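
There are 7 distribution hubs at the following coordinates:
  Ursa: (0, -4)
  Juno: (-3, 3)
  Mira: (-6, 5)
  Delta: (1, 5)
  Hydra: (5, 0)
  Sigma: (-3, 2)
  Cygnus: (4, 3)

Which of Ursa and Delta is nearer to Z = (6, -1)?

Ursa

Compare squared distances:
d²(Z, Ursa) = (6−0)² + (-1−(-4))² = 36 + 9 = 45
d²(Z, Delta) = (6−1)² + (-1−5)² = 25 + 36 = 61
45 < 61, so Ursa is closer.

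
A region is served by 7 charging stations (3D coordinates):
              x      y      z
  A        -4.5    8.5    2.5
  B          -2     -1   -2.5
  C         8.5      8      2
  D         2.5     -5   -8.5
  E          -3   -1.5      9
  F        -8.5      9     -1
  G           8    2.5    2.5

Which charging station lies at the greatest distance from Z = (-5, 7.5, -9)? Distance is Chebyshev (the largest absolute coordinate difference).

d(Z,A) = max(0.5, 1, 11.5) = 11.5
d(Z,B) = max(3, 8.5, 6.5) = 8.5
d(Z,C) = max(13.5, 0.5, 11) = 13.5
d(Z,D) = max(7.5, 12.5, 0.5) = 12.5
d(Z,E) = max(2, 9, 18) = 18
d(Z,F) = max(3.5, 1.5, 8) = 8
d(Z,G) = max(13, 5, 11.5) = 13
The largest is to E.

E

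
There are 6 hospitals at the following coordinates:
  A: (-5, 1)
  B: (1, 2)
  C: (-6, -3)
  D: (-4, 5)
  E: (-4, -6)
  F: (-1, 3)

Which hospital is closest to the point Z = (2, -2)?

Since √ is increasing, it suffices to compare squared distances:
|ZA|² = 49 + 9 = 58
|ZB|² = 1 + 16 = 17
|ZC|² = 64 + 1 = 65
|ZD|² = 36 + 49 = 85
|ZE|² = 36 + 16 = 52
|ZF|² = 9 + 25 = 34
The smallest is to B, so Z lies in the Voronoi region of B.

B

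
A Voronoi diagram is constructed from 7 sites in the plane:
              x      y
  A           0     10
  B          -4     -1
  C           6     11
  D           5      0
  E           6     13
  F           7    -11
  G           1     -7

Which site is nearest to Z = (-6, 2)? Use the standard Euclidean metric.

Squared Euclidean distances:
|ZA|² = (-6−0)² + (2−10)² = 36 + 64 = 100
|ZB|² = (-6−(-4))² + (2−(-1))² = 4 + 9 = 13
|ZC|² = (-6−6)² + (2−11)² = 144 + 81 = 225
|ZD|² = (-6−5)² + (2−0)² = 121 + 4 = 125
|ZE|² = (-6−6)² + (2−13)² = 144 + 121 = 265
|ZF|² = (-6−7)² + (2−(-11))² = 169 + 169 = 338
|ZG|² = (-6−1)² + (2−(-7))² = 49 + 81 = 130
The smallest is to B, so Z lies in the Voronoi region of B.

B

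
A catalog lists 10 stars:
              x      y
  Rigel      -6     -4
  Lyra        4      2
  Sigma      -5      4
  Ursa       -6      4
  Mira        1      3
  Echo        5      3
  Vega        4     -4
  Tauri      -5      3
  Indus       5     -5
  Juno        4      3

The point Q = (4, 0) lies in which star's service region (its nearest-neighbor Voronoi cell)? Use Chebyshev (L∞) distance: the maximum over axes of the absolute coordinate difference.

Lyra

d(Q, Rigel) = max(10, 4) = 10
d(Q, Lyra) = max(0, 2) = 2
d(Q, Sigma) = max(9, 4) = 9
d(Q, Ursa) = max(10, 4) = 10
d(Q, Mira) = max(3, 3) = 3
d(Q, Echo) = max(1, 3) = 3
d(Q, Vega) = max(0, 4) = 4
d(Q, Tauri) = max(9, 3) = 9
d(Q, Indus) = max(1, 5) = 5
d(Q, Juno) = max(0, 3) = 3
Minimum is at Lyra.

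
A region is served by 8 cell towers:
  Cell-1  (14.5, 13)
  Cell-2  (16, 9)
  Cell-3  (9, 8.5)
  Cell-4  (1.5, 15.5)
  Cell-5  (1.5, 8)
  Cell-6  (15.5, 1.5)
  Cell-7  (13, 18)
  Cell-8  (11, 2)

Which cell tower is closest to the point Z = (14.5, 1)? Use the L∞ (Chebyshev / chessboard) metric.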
********************
Task details:
Scan the entries above for the string "coordinates" and copy each line that contains it.

Solution below:
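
There are 7 distribution hubs at the following coordinates:
A region is served by 7 charging stations (3D coordinates):
There are 6 hospitals at the following coordinates: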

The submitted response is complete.